→ **What you have to do**:
Write the records out again. Match them exactly.

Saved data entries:
* * *

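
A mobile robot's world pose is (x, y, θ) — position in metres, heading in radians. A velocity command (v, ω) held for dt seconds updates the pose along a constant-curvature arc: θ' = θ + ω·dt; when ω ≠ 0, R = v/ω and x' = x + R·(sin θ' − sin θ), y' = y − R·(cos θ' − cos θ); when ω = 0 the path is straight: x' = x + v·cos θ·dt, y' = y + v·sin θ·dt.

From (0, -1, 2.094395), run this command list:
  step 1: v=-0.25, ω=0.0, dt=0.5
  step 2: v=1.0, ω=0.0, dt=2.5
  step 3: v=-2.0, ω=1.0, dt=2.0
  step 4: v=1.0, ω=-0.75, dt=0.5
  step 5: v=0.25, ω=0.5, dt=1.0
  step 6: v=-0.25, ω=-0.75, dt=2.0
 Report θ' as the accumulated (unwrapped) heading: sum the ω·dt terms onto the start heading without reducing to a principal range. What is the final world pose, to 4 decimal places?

(2.0790, 0.5178, 2.7194)

step 1: θ'=2.0944 (straight) → pose (0.0625, -1.1083, 2.0944)
step 2: θ'=2.0944 (straight) → pose (-1.1875, 1.0568, 2.0944)
step 3: θ'=4.0944 (R=-2.0000) → pose (2.1746, 0.8980, 4.0944)
step 4: θ'=3.7194 (R=-1.3333) → pose (1.8162, 0.5537, 3.7194)
step 5: θ'=4.2194 (R=0.5000) → pose (1.6488, 0.3715, 4.2194)
step 6: θ'=2.7194 (R=0.3333) → pose (2.0790, 0.5178, 2.7194)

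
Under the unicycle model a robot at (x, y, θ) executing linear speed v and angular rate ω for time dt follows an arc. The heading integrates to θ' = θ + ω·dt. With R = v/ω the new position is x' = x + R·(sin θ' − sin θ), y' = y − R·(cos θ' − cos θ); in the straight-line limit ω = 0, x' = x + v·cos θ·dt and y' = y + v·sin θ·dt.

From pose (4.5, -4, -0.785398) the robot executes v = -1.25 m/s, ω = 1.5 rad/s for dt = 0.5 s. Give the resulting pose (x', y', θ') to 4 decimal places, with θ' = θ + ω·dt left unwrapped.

θ' = -0.7854 + 1.5·0.5 = -0.0354
R = v/ω = -1.25/1.5 = -0.8333
x' = 4.5 + -0.8333·(sin -0.0354 − sin -0.7854) = 3.9402
y' = -4 − -0.8333·(cos -0.0354 − cos -0.7854) = -3.7564

(3.9402, -3.7564, -0.0354)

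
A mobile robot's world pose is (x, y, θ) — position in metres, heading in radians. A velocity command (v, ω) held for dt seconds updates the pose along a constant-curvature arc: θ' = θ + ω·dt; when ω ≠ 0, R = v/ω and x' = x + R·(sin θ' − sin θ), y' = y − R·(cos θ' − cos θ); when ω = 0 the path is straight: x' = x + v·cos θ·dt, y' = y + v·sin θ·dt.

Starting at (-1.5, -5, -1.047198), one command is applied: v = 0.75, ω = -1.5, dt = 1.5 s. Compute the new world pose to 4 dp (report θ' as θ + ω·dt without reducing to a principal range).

(-2.0105, -5.7440, -3.2972)

θ' = -1.0472 + -1.5·1.5 = -3.2972
R = v/ω = 0.75/-1.5 = -0.5000
x' = -1.5 + -0.5000·(sin -3.2972 − sin -1.0472) = -2.0105
y' = -5 − -0.5000·(cos -3.2972 − cos -1.0472) = -5.7440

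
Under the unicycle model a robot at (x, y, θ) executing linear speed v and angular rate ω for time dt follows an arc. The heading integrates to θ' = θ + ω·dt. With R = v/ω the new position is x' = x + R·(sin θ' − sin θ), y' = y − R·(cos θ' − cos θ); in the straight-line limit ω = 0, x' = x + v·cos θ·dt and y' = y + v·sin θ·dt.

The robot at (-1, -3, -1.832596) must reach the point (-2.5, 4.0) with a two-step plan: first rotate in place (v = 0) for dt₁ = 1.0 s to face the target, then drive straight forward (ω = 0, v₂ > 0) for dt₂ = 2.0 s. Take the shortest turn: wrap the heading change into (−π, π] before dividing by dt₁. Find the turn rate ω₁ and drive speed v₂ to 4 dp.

heading to target = atan2(4−-3, -2.5−-1) = 1.7819
Δθ = wrap(1.7819 − -1.8326) = -2.6687; ω₁ = Δθ/dt₁ = -2.6687
distance = √((-2.5−-1)² + (4−-3)²) = 7.1589; v₂ = distance/dt₂ = 3.5795

ω₁ = -2.6687, v₂ = 3.5795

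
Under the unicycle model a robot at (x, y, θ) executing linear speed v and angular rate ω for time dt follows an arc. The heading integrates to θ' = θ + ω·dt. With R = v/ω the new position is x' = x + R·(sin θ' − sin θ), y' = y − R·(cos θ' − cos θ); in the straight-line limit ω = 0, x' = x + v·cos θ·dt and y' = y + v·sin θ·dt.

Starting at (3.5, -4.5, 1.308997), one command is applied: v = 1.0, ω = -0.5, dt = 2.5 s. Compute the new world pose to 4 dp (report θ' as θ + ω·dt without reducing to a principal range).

(5.3139, -3.0211, 0.0590)

θ' = 1.3090 + -0.5·2.5 = 0.0590
R = v/ω = 1.0/-0.5 = -2.0000
x' = 3.5 + -2.0000·(sin 0.0590 − sin 1.3090) = 5.3139
y' = -4.5 − -2.0000·(cos 0.0590 − cos 1.3090) = -3.0211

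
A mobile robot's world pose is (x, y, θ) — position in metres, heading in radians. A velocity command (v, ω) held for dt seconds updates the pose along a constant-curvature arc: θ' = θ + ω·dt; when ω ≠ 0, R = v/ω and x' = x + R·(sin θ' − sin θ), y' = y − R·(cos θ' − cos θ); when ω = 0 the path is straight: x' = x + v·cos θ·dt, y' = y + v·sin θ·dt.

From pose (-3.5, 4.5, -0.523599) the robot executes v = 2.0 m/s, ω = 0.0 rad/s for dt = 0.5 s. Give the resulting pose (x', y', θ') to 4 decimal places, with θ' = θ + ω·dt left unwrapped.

θ' = -0.5236 + 0.0·0.5 = -0.5236
ω = 0 → straight: x' = -3.5 + 2.0·cos(-0.5236)·0.5 = -2.6340
y' = 4.5 + 2.0·sin(-0.5236)·0.5 = 4.0000

(-2.6340, 4.0000, -0.5236)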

* * *

→ **Finished task**:
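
A mobile robot's world pose is (x, y, θ) — position in metres, heading in radians. A velocity command (v, ω) held for dt seconds updates the pose along a constant-curvature arc: θ' = θ + ω·dt; when ω ≠ 0, R = v/ω and x' = x + R·(sin θ' − sin θ), y' = y − R·(cos θ' − cos θ); when ω = 0 the path is straight: x' = x + v·cos θ·dt, y' = y + v·sin θ·dt.

From (0, -1, 2.094395), run this command list:
  step 1: v=-0.25, ω=0.0, dt=0.5
  step 2: v=1.0, ω=0.0, dt=2.5
  step 3: v=-2.0, ω=1.0, dt=2.0
  step 4: v=1.0, ω=-0.75, dt=0.5
  step 5: v=0.25, ω=0.5, dt=1.0
  step 6: v=-0.25, ω=-0.75, dt=2.0
 Report θ' as the accumulated (unwrapped) heading: sum the ω·dt terms onto the start heading without reducing to a principal range. What is the final world pose, to 4 decimal places?

(2.0790, 0.5178, 2.7194)

step 1: θ'=2.0944 (straight) → pose (0.0625, -1.1083, 2.0944)
step 2: θ'=2.0944 (straight) → pose (-1.1875, 1.0568, 2.0944)
step 3: θ'=4.0944 (R=-2.0000) → pose (2.1746, 0.8980, 4.0944)
step 4: θ'=3.7194 (R=-1.3333) → pose (1.8162, 0.5537, 3.7194)
step 5: θ'=4.2194 (R=0.5000) → pose (1.6488, 0.3715, 4.2194)
step 6: θ'=2.7194 (R=0.3333) → pose (2.0790, 0.5178, 2.7194)

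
Under the unicycle model a robot at (x, y, θ) executing linear speed v and angular rate ω for time dt follows an arc. The heading integrates to θ' = θ + ω·dt. With R = v/ω the new position is x' = x + R·(sin θ' − sin θ), y' = y − R·(cos θ' − cos θ); in the straight-line limit ω = 0, x' = x + v·cos θ·dt and y' = y + v·sin θ·dt.

From pose (4.5, -4, -0.785398) the robot executes v = -1.25 m/s, ω = 1.5 rad/s for dt = 0.5 s. Give the resulting pose (x', y', θ') to 4 decimal places, with θ' = θ + ω·dt left unwrapped.

θ' = -0.7854 + 1.5·0.5 = -0.0354
R = v/ω = -1.25/1.5 = -0.8333
x' = 4.5 + -0.8333·(sin -0.0354 − sin -0.7854) = 3.9402
y' = -4 − -0.8333·(cos -0.0354 − cos -0.7854) = -3.7564

(3.9402, -3.7564, -0.0354)

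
A mobile robot's world pose is (x, y, θ) — position in metres, heading in radians. A velocity command (v, ω) held for dt seconds updates the pose along a constant-curvature arc: θ' = θ + ω·dt; when ω ≠ 0, R = v/ω and x' = x + R·(sin θ' − sin θ), y' = y − R·(cos θ' − cos θ); when ω = 0 the path is straight: x' = x + v·cos θ·dt, y' = y + v·sin θ·dt.

Starting at (-1.5, -5, -1.047198), one command is applied: v = 0.75, ω = -1.5, dt = 1.5 s. Compute the new world pose to 4 dp (report θ' as θ + ω·dt without reducing to a principal range).

(-2.0105, -5.7440, -3.2972)

θ' = -1.0472 + -1.5·1.5 = -3.2972
R = v/ω = 0.75/-1.5 = -0.5000
x' = -1.5 + -0.5000·(sin -3.2972 − sin -1.0472) = -2.0105
y' = -5 − -0.5000·(cos -3.2972 − cos -1.0472) = -5.7440

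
Under the unicycle model a robot at (x, y, θ) executing linear speed v and angular rate ω for time dt follows an arc. The heading integrates to θ' = θ + ω·dt. With R = v/ω the new position is x' = x + R·(sin θ' − sin θ), y' = y − R·(cos θ' − cos θ); in the straight-line limit ω = 0, x' = x + v·cos θ·dt and y' = y + v·sin θ·dt.

The robot at (-1, -3, -1.832596) must reach the point (-2.5, 4.0) with a two-step plan: first rotate in place (v = 0) for dt₁ = 1.0 s to face the target, then drive straight forward (ω = 0, v₂ > 0) for dt₂ = 2.0 s. Take the shortest turn: wrap the heading change into (−π, π] before dividing by dt₁. Find the turn rate ω₁ and drive speed v₂ to 4 dp.

heading to target = atan2(4−-3, -2.5−-1) = 1.7819
Δθ = wrap(1.7819 − -1.8326) = -2.6687; ω₁ = Δθ/dt₁ = -2.6687
distance = √((-2.5−-1)² + (4−-3)²) = 7.1589; v₂ = distance/dt₂ = 3.5795

ω₁ = -2.6687, v₂ = 3.5795

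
Under the unicycle model a robot at (x, y, θ) executing linear speed v and angular rate ω for time dt follows an arc. The heading integrates to θ' = θ + ω·dt. With R = v/ω the new position is x' = x + R·(sin θ' − sin θ), y' = y − R·(cos θ' − cos θ); in the straight-line limit ω = 0, x' = x + v·cos θ·dt and y' = y + v·sin θ·dt.

Starting at (3.5, -4.5, 1.308997), one command is applied: v = 1.0, ω = -0.5, dt = 2.5 s. Compute the new world pose to 4 dp (report θ' as θ + ω·dt without reducing to a principal range).

(5.3139, -3.0211, 0.0590)

θ' = 1.3090 + -0.5·2.5 = 0.0590
R = v/ω = 1.0/-0.5 = -2.0000
x' = 3.5 + -2.0000·(sin 0.0590 − sin 1.3090) = 5.3139
y' = -4.5 − -2.0000·(cos 0.0590 − cos 1.3090) = -3.0211

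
A mobile robot's world pose is (x, y, θ) — position in metres, heading in radians. A velocity command (v, ω) held for dt seconds updates the pose along a constant-curvature arc: θ' = θ + ω·dt; when ω ≠ 0, R = v/ω and x' = x + R·(sin θ' − sin θ), y' = y − R·(cos θ' − cos θ); when ω = 0 the path is straight: x' = x + v·cos θ·dt, y' = y + v·sin θ·dt.

From pose (-3.5, 4.5, -0.523599) the robot executes v = 2.0 m/s, ω = 0.0 rad/s for dt = 0.5 s. Give the resulting pose (x', y', θ') to 4 decimal places, with θ' = θ + ω·dt left unwrapped.

θ' = -0.5236 + 0.0·0.5 = -0.5236
ω = 0 → straight: x' = -3.5 + 2.0·cos(-0.5236)·0.5 = -2.6340
y' = 4.5 + 2.0·sin(-0.5236)·0.5 = 4.0000

(-2.6340, 4.0000, -0.5236)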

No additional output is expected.